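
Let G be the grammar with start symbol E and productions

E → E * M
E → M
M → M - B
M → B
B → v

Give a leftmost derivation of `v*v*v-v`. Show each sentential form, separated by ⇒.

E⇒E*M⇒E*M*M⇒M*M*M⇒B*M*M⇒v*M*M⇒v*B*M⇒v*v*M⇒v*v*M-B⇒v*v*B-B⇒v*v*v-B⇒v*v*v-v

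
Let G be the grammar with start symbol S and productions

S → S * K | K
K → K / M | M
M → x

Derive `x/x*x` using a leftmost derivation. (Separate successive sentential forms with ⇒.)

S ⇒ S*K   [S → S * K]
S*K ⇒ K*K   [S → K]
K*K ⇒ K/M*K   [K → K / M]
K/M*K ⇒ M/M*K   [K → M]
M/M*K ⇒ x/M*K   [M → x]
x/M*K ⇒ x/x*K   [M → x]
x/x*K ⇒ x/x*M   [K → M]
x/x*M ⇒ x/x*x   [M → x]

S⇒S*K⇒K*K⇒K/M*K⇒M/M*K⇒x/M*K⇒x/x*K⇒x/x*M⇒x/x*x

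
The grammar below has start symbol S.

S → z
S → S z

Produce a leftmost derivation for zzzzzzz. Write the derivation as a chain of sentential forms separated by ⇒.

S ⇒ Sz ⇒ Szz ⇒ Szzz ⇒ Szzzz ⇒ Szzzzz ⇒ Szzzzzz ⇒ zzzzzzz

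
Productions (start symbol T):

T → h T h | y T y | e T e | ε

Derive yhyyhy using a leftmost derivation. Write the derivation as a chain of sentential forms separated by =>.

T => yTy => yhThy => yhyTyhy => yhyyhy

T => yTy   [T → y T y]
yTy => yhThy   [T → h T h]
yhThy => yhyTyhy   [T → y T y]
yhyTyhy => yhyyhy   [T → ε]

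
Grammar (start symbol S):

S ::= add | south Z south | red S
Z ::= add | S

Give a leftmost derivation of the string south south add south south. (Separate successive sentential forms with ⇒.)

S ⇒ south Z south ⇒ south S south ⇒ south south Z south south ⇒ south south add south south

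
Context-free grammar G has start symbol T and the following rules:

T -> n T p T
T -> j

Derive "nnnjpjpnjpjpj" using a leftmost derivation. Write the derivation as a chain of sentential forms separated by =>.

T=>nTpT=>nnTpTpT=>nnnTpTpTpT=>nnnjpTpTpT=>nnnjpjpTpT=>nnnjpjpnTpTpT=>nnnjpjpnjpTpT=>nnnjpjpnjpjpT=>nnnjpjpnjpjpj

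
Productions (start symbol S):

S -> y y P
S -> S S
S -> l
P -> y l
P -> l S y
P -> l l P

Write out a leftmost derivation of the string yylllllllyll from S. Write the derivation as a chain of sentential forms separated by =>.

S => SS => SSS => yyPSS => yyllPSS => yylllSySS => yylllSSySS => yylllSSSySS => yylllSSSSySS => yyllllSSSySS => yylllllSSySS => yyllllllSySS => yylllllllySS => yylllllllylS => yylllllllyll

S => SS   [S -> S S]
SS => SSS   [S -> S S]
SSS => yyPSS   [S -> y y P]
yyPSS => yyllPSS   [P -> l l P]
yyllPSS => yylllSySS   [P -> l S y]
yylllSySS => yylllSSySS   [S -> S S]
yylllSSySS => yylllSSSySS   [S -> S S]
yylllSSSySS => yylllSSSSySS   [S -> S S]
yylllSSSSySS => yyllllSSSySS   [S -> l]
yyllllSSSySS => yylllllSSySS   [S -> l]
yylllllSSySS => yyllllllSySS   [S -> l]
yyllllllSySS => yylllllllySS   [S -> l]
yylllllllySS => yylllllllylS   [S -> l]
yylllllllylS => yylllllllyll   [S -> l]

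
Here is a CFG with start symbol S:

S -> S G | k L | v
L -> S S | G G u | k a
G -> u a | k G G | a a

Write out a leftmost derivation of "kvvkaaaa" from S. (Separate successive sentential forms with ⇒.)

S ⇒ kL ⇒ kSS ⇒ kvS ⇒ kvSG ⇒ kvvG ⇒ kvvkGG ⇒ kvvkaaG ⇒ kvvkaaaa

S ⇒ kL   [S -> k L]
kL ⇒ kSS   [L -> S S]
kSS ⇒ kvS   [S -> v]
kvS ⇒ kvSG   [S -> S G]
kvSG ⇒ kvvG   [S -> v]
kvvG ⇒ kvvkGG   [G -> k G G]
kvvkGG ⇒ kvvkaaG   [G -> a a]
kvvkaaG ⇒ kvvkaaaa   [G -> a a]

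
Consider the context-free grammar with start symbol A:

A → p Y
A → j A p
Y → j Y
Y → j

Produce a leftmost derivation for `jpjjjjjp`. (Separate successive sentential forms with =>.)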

Exercise details: Note how many lines of the records contain the string "free", and give that number with nothing added.

Result of the task: 2